REQUIREMENT ▸ Check every line of the data below for "over". Copy each one that has it.

SOURCE DATA ▸
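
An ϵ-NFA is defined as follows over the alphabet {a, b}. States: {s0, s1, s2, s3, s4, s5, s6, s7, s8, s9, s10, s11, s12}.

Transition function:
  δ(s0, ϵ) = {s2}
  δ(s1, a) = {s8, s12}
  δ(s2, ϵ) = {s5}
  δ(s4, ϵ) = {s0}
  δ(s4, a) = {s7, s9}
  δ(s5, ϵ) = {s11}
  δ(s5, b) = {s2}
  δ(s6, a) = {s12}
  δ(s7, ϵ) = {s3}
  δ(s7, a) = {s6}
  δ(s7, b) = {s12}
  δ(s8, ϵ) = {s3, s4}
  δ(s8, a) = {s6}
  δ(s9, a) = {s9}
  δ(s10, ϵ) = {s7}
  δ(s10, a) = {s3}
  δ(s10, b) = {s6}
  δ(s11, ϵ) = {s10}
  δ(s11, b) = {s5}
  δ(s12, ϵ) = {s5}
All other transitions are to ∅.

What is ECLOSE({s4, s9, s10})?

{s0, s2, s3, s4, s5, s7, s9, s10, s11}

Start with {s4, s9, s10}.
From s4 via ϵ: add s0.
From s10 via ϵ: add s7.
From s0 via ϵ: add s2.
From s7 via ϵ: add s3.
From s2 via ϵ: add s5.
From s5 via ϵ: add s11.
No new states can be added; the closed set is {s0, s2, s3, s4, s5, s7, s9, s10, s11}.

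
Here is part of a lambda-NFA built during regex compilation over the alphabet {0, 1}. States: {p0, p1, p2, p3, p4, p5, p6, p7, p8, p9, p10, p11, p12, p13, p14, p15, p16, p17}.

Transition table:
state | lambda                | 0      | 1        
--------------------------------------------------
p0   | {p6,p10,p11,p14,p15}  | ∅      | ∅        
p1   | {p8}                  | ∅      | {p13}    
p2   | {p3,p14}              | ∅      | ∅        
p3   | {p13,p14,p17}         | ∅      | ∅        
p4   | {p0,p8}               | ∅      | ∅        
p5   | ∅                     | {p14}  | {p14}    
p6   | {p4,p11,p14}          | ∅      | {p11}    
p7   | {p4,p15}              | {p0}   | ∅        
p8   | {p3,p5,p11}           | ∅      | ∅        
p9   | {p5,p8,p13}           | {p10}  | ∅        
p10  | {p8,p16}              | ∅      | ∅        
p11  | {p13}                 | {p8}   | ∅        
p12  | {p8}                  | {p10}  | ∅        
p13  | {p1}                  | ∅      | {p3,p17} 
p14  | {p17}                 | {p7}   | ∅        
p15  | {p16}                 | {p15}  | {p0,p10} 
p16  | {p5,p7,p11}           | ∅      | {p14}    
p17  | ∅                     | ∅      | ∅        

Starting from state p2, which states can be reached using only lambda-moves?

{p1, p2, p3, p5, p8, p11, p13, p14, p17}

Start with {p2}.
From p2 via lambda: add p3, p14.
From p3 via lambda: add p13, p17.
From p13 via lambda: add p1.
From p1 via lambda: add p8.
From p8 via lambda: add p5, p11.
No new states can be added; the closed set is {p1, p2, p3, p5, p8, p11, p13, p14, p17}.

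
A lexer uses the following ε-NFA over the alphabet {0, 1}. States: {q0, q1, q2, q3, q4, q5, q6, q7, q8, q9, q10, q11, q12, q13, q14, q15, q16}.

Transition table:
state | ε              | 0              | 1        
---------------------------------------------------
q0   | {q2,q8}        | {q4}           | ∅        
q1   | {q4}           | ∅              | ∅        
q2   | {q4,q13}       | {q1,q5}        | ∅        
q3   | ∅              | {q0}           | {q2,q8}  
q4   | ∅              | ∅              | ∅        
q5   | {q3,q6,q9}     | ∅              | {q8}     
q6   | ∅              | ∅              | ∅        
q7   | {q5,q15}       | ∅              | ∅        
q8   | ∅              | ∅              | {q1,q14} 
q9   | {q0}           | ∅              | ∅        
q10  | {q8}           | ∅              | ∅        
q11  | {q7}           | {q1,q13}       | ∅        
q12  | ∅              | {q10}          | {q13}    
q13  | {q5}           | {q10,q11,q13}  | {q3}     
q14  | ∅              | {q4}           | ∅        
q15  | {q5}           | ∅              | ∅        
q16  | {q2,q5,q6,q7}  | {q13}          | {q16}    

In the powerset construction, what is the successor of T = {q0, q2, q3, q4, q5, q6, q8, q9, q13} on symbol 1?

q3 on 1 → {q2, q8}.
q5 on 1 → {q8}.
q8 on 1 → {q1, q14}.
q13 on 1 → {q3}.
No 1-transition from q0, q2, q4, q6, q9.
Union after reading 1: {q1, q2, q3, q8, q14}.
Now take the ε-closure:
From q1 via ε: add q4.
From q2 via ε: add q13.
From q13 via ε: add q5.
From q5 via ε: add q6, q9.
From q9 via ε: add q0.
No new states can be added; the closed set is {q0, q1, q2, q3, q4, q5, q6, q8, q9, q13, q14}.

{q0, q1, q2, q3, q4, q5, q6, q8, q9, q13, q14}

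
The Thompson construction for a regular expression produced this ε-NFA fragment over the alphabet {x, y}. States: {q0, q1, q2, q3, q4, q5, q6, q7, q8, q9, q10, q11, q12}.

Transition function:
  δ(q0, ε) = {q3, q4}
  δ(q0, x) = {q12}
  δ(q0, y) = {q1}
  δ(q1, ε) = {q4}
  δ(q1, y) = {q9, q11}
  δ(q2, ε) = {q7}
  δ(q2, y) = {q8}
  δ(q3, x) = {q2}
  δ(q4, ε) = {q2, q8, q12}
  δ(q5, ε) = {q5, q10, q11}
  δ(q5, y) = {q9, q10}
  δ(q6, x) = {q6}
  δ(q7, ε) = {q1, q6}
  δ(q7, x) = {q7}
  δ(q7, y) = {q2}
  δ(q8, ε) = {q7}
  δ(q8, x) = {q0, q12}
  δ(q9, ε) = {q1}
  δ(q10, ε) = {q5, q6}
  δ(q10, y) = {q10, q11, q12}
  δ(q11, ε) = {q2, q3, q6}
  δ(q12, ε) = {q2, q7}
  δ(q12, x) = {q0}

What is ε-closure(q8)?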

ANSWER BELOW ▸
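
An ϵ-NFA is defined as follows over the alphabet {a, b}. States: {s0, s1, s2, s3, s4, s5, s6, s7, s8, s9, s10, s11, s12}.
Here is part of a lambda-NFA built during regex compilation over the alphabet {0, 1}. States: {p0, p1, p2, p3, p4, p5, p6, p7, p8, p9, p10, p11, p12, p13, p14, p15, p16, p17}.
A lexer uses the following ε-NFA over the alphabet {0, 1}. States: {q0, q1, q2, q3, q4, q5, q6, q7, q8, q9, q10, q11, q12, q13, q14, q15, q16}.
The Thompson construction for a regular expression produced this ε-NFA fragment over the alphabet {x, y}. States: {q0, q1, q2, q3, q4, q5, q6, q7, q8, q9, q10, q11, q12}.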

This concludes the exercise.